Exercise brief: Word for word, restate every line of the material.

--- START ---

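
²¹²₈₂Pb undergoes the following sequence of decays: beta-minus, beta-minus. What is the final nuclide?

Po-212

Start: (A, Z) = (212, 82).
After β⁻: (212, 83).
After β⁻: (212, 84).
Z = 84 is polonium.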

--- END ---

Written solution:
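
²¹²₈₂Pb undergoes the following sequence of decays: beta-minus, beta-minus. What is the final nuclide?

Po-212

Start: (A, Z) = (212, 82).
After β⁻: (212, 83).
After β⁻: (212, 84).
Z = 84 is polonium.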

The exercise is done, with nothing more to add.